=== Data to examine ===
┄┄┄┄┄┄┄┄┄┄
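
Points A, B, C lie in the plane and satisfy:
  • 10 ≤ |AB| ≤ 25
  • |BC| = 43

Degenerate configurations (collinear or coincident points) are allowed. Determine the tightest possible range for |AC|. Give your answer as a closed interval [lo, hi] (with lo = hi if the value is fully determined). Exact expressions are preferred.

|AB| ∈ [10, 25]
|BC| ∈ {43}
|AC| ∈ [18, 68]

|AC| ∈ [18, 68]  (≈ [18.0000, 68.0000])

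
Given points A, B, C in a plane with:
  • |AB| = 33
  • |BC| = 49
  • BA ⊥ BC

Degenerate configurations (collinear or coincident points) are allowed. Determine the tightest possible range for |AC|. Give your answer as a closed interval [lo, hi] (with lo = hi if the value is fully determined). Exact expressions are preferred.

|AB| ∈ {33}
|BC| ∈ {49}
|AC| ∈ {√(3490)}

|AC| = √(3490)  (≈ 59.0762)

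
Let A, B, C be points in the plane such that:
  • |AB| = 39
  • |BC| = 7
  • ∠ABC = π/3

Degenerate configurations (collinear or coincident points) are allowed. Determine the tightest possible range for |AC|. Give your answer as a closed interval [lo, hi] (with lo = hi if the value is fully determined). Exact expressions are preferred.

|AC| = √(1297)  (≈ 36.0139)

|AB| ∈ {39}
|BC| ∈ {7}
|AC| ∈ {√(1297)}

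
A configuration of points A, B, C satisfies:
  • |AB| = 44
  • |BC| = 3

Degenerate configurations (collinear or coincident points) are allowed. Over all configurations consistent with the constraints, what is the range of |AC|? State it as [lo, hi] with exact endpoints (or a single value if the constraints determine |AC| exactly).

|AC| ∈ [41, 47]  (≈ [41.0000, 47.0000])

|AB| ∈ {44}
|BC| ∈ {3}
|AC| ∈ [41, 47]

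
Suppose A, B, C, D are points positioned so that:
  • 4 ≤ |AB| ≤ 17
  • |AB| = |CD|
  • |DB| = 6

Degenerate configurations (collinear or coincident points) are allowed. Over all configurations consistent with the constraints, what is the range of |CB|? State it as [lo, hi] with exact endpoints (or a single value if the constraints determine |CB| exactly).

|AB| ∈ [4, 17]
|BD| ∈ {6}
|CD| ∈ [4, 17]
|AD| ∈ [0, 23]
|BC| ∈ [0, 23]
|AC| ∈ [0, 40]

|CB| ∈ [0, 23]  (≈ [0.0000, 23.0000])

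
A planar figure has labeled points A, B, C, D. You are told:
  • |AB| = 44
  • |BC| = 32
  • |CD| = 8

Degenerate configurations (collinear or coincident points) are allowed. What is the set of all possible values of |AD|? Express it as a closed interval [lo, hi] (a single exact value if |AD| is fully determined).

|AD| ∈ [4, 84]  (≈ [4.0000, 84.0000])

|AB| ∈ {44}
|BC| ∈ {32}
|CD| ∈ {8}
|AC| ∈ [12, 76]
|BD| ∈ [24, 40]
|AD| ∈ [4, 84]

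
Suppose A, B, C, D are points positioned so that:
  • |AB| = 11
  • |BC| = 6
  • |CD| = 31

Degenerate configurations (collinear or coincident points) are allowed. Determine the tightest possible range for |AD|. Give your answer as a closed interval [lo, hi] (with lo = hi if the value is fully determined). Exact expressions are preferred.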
┄┄┄┄┄┄┄┄┄┄
=== Exercise description ===
Extract each line of the listing above, copying it word for word.

=== Solution to the problem ===
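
Points A, B, C lie in the plane and satisfy:
  • 10 ≤ |AB| ≤ 25
  • |BC| = 43

Degenerate configurations (collinear or coincident points) are allowed. Determine the tightest possible range for |AC|. Give your answer as a closed interval [lo, hi] (with lo = hi if the value is fully determined). Exact expressions are preferred.

|AB| ∈ [10, 25]
|BC| ∈ {43}
|AC| ∈ [18, 68]

|AC| ∈ [18, 68]  (≈ [18.0000, 68.0000])

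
Given points A, B, C in a plane with:
  • |AB| = 33
  • |BC| = 49
  • BA ⊥ BC

Degenerate configurations (collinear or coincident points) are allowed. Determine the tightest possible range for |AC|. Give your answer as a closed interval [lo, hi] (with lo = hi if the value is fully determined). Exact expressions are preferred.

|AB| ∈ {33}
|BC| ∈ {49}
|AC| ∈ {√(3490)}

|AC| = √(3490)  (≈ 59.0762)

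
Let A, B, C be points in the plane such that:
  • |AB| = 39
  • |BC| = 7
  • ∠ABC = π/3

Degenerate configurations (collinear or coincident points) are allowed. Determine the tightest possible range for |AC|. Give your answer as a closed interval [lo, hi] (with lo = hi if the value is fully determined). Exact expressions are preferred.

|AC| = √(1297)  (≈ 36.0139)

|AB| ∈ {39}
|BC| ∈ {7}
|AC| ∈ {√(1297)}

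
A configuration of points A, B, C satisfies:
  • |AB| = 44
  • |BC| = 3

Degenerate configurations (collinear or coincident points) are allowed. Over all configurations consistent with the constraints, what is the range of |AC|? State it as [lo, hi] with exact endpoints (or a single value if the constraints determine |AC| exactly).

|AC| ∈ [41, 47]  (≈ [41.0000, 47.0000])

|AB| ∈ {44}
|BC| ∈ {3}
|AC| ∈ [41, 47]

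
Suppose A, B, C, D are points positioned so that:
  • 4 ≤ |AB| ≤ 17
  • |AB| = |CD|
  • |DB| = 6

Degenerate configurations (collinear or coincident points) are allowed. Over all configurations consistent with the constraints, what is the range of |CB|? State it as [lo, hi] with exact endpoints (or a single value if the constraints determine |CB| exactly).

|AB| ∈ [4, 17]
|BD| ∈ {6}
|CD| ∈ [4, 17]
|AD| ∈ [0, 23]
|BC| ∈ [0, 23]
|AC| ∈ [0, 40]

|CB| ∈ [0, 23]  (≈ [0.0000, 23.0000])

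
A planar figure has labeled points A, B, C, D. You are told:
  • |AB| = 44
  • |BC| = 32
  • |CD| = 8

Degenerate configurations (collinear or coincident points) are allowed. What is the set of all possible values of |AD|? Express it as a closed interval [lo, hi] (a single exact value if |AD| is fully determined).

|AD| ∈ [4, 84]  (≈ [4.0000, 84.0000])

|AB| ∈ {44}
|BC| ∈ {32}
|CD| ∈ {8}
|AC| ∈ [12, 76]
|BD| ∈ [24, 40]
|AD| ∈ [4, 84]

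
Suppose A, B, C, D are points positioned so that:
  • |AB| = 11
  • |BC| = 6
  • |CD| = 31

Degenerate configurations (collinear or coincident points) are allowed. Determine the tightest possible range for |AD|. Give your answer as a closed interval [lo, hi] (with lo = hi if the value is fully determined). Exact expressions are preferred.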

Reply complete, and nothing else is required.